*** Supplied material Section Begins ***

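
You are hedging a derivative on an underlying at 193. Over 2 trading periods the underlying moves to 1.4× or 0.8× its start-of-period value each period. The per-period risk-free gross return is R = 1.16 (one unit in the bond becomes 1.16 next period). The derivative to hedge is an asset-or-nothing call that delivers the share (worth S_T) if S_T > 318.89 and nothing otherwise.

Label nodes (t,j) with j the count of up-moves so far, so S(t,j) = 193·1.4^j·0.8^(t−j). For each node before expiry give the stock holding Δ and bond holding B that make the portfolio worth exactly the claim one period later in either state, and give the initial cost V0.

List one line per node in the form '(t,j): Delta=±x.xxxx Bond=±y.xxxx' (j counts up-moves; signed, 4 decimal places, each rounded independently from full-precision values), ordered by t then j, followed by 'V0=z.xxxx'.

No-arbitrage ⇒ martingale measure with p* = (R−d)/(u−d) = 0.6000.
Payoff layer (t=2): V(2,0)=0.0000, V(2,1)=0.0000, V(2,2)=378.2800
(1,0): S=154.4000. Δ = (V_up−V_dn)/(S_up−S_dn) = (0.0000−0.0000)/(216.1600−123.5200) = 0.0000. V = [p*·0.0000 + (1−p*)·0.0000]/1.16 = 0.0000. B = V − Δ·S = 0.0000.
(1,1): S=270.2000. Δ = (V_up−V_dn)/(S_up−S_dn) = (378.2800−0.0000)/(378.2800−216.1600) = 2.3333. V = [p*·378.2800 + (1−p*)·0.0000]/1.16 = 195.6621. B = V − Δ·S = -434.8046.
(0,0): S=193.0000. Δ = (V_up−V_dn)/(S_up−S_dn) = (195.6621−0.0000)/(270.2000−154.4000) = 1.6897. V = [p*·195.6621 + (1−p*)·0.0000]/1.16 = 101.2045. B = V − Δ·S = -224.8989.
Root portfolio cost Δ·193+B reproduces V0=101.2045.

(0,0): Delta=1.6897 Bond=-224.8989
(1,0): Delta=0.0000 Bond=0.0000
(1,1): Delta=2.3333 Bond=-434.8046
V0=101.2045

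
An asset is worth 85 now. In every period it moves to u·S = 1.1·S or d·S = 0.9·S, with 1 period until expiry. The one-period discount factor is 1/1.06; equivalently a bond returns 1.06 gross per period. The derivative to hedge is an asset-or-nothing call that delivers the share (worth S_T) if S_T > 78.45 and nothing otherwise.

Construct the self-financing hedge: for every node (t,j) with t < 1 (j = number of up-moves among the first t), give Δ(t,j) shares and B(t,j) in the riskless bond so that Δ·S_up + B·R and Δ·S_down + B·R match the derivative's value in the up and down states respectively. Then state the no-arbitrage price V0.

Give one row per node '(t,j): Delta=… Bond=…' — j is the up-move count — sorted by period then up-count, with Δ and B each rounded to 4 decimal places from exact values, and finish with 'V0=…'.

(0,0): Delta=5.5000 Bond=-396.9340
V0=70.5660

Since d<R<u, set p* = (R−d)/(u−d) = 0.8000; price each node as the discounted p*-expectation of its children.
Terminal values V(1,·): V(1,0)=0.0000, V(1,1)=93.5000
(0,0): S=85.0000. Δ = (V_up−V_dn)/(S_up−S_dn) = (93.5000−0.0000)/(93.5000−76.5000) = 5.5000. V = [p*·93.5000 + (1−p*)·0.0000]/1.06 = 70.5660. B = V − Δ·S = -396.9340.
Root portfolio cost Δ·85+B reproduces V0=70.5660.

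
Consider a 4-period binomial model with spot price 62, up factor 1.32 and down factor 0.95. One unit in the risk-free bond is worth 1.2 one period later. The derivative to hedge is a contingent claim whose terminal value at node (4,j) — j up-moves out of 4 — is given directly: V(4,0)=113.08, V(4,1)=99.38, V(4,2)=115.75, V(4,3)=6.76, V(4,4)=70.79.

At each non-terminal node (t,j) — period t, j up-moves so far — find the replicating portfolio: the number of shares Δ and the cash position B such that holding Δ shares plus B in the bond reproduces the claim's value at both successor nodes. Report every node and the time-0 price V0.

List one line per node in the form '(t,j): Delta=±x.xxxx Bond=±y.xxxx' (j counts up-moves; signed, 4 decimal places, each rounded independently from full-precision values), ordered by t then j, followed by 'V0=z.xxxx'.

(0,0): Delta=-0.6468 Bond=69.6266
(1,0): Delta=-1.4029 Bond=128.0848
(1,1): Delta=-0.3856 Bond=62.1762
(2,0): Delta=0.2664 Bond=60.3001
(2,1): Delta=-1.9795 Bond=198.5345
(2,2): Delta=0.1650 Bond=15.1283
(3,0): Delta=-0.6966 Bond=123.5464
(3,1): Delta=0.5990 Bond=47.7908
(3,2): Delta=-2.8703 Bond=329.6577
(3,3): Delta=1.2136 Bond=-131.3678
V0=29.5258

Since d<R<u, set p* = (R−d)/(u−d) = 0.6757; price each node as the discounted p*-expectation of its children.
At expiry t=4: V(4,0)=113.0800, V(4,1)=99.3800, V(4,2)=115.7500, V(4,3)=6.7600, V(4,4)=70.7900
Node (3,0) S=53.1572: V=(p*·99.3800+(1−p*)·113.0800)/1.2=86.5194; Δ=(99.3800−113.0800)/(70.1676−50.4994)=-0.6966; B=V−Δ·S=123.5464
Node (3,1) S=73.8606: V=(p*·115.7500+(1−p*)·99.3800)/1.2=92.0340; Δ=(115.7500−99.3800)/(97.4960−70.1676)=0.5990; B=V−Δ·S=47.7908
Node (3,2) S=102.6274: V=(p*·6.7600+(1−p*)·115.7500)/1.2=35.0901; Δ=(6.7600−115.7500)/(135.4681−97.4960)=-2.8703; B=V−Δ·S=329.6577
Node (3,3) S=142.5980: V=(p*·70.7900+(1−p*)·6.7600)/1.2=41.6863; Δ=(70.7900−6.7600)/(188.2294−135.4681)=1.2136; B=V−Δ·S=-131.3678
Node (2,0) S=55.9550: V=(p*·92.0340+(1−p*)·86.5194)/1.2=75.2046; Δ=(92.0340−86.5194)/(73.8606−53.1572)=0.2664; B=V−Δ·S=60.3001
Node (2,1) S=77.7480: V=(p*·35.0901+(1−p*)·92.0340)/1.2=44.6320; Δ=(35.0901−92.0340)/(102.6274−73.8606)=-1.9795; B=V−Δ·S=198.5345
Node (2,2) S=108.0288: V=(p*·41.6863+(1−p*)·35.0901)/1.2=32.9558; Δ=(41.6863−35.0901)/(142.5980−102.6274)=0.1650; B=V−Δ·S=15.1283
Node (1,0) S=58.9000: V=(p*·44.6320+(1−p*)·75.2046)/1.2=45.4562; Δ=(44.6320−75.2046)/(77.7480−55.9550)=-1.4029; B=V−Δ·S=128.0848
Node (1,1) S=81.8400: V=(p*·32.9558+(1−p*)·44.6320)/1.2=30.6189; Δ=(32.9558−44.6320)/(108.0288−77.7480)=-0.3856; B=V−Δ·S=62.1762
Node (0,0) S=62.0000: V=(p*·30.6189+(1−p*)·45.4562)/1.2=29.5258; Δ=(30.6189−45.4562)/(81.8400−58.9000)=-0.6468; B=V−Δ·S=69.6266
Each (Δ,B) replicates both successor values, so the strategy is self-financing and V0 is arbitrage-free.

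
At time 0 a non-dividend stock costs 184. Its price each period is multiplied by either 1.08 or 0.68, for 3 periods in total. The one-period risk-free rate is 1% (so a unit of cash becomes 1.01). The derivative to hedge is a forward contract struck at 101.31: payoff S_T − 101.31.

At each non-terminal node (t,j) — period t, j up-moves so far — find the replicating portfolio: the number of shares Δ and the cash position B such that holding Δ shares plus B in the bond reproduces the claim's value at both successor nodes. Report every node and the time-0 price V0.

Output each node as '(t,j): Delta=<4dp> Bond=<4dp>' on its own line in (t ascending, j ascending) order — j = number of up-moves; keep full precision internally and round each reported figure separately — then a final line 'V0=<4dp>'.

(0,0): Delta=1.0000 Bond=-98.3305
(1,0): Delta=1.0000 Bond=-99.3138
(1,1): Delta=1.0000 Bond=-99.3138
(2,0): Delta=1.0000 Bond=-100.3069
(2,1): Delta=1.0000 Bond=-100.3069
(2,2): Delta=1.0000 Bond=-100.3069
V0=85.6695

No-arbitrage ⇒ martingale measure with p* = (R−d)/(u−d) = 0.8250.
Payoff layer (t=3): V(3,0)=-43.4545, V(3,1)=-9.4219, V(3,2)=44.6300, V(3,3)=130.4770
  t=2,j=0: stock 85.0816 → up 91.8881 (V=-9.4219), down 57.8555 (V=-43.4545). Price -15.2253; hedge Δ=1.0000, bond B=-100.3069.
  t=2,j=1: stock 135.1296 → up 145.9400 (V=44.6300), down 91.8881 (V=-9.4219). Price 34.8227; hedge Δ=1.0000, bond B=-100.3069.
  t=2,j=2: stock 214.6176 → up 231.7870 (V=130.4770), down 145.9400 (V=44.6300). Price 114.3107; hedge Δ=1.0000, bond B=-100.3069.
  t=1,j=0: stock 125.1200 → up 135.1296 (V=34.8227), down 85.0816 (V=-15.2253). Price 25.8062; hedge Δ=1.0000, bond B=-99.3138.
  t=1,j=1: stock 198.7200 → up 214.6176 (V=114.3107), down 135.1296 (V=34.8227). Price 99.4062; hedge Δ=1.0000, bond B=-99.3138.
  t=0,j=0: stock 184.0000 → up 198.7200 (V=99.4062), down 125.1200 (V=25.8062). Price 85.6695; hedge Δ=1.0000, bond B=-98.3305.
Each (Δ,B) replicates both successor values, so the strategy is self-financing and V0 is arbitrage-free.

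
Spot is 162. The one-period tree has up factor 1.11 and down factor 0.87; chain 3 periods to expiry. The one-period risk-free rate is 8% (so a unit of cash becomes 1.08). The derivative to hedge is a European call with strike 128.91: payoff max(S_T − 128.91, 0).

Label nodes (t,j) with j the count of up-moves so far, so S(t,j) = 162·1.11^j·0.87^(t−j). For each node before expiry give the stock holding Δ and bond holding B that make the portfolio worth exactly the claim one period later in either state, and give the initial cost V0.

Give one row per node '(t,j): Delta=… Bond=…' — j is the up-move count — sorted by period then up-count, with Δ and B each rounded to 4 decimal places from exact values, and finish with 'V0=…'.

Risk-neutral probability p* = (R−d)/(u−d) = (1.08−0.87)/(1.11−0.87) = 0.8750.
At expiry t=3: V(3,0)=0.0000, V(3,1)=7.1958, V(3,2)=44.7422, V(3,3)=92.6462
  t=2,j=0: stock 122.6178 → up 136.1058 (V=7.1958), down 106.6775 (V=0.0000). Price 5.8299; hedge Δ=0.2445, bond B=-24.1524.
  t=2,j=1: stock 156.4434 → up 173.6522 (V=44.7422), down 136.1058 (V=7.1958). Price 37.0823; hedge Δ=1.0000, bond B=-119.3611.
  t=2,j=2: stock 199.6002 → up 221.5562 (V=92.6462), down 173.6522 (V=44.7422). Price 80.2391; hedge Δ=1.0000, bond B=-119.3611.
  t=1,j=0: stock 140.9400 → up 156.4434 (V=37.0823), down 122.6178 (V=5.8299). Price 30.7183; hedge Δ=0.9239, bond B=-99.5000.
  t=1,j=1: stock 179.8200 → up 199.6002 (V=80.2391), down 156.4434 (V=37.0823). Price 69.3005; hedge Δ=1.0000, bond B=-110.5195.
  t=0,j=0: stock 162.0000 → up 179.8200 (V=69.3005), down 140.9400 (V=30.7183). Price 59.7016; hedge Δ=0.9923, bond B=-101.0575.
Each (Δ,B) replicates both successor values, so the strategy is self-financing and V0 is arbitrage-free.

(0,0): Delta=0.9923 Bond=-101.0575
(1,0): Delta=0.9239 Bond=-99.5000
(1,1): Delta=1.0000 Bond=-110.5195
(2,0): Delta=0.2445 Bond=-24.1524
(2,1): Delta=1.0000 Bond=-119.3611
(2,2): Delta=1.0000 Bond=-119.3611
V0=59.7016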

*** Supplied material Section Ends ***

_The problem_
What the answer needs is every line from the data above with "becomes" in it.

_Exercise response_
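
You are hedging a derivative on an underlying at 193. Over 2 trading periods the underlying moves to 1.4× or 0.8× its start-of-period value each period. The per-period risk-free gross return is R = 1.16 (one unit in the bond becomes 1.16 next period). The derivative to hedge is an asset-or-nothing call that delivers the share (worth S_T) if S_T > 318.89 and nothing otherwise.
At time 0 a non-dividend stock costs 184. Its price each period is multiplied by either 1.08 or 0.68, for 3 periods in total. The one-period risk-free rate is 1% (so a unit of cash becomes 1.01). The derivative to hedge is a forward contract struck at 101.31: payoff S_T − 101.31.
Spot is 162. The one-period tree has up factor 1.11 and down factor 0.87; chain 3 periods to expiry. The one-period risk-free rate is 8% (so a unit of cash becomes 1.08). The derivative to hedge is a European call with strike 128.91: payoff max(S_T − 128.91, 0).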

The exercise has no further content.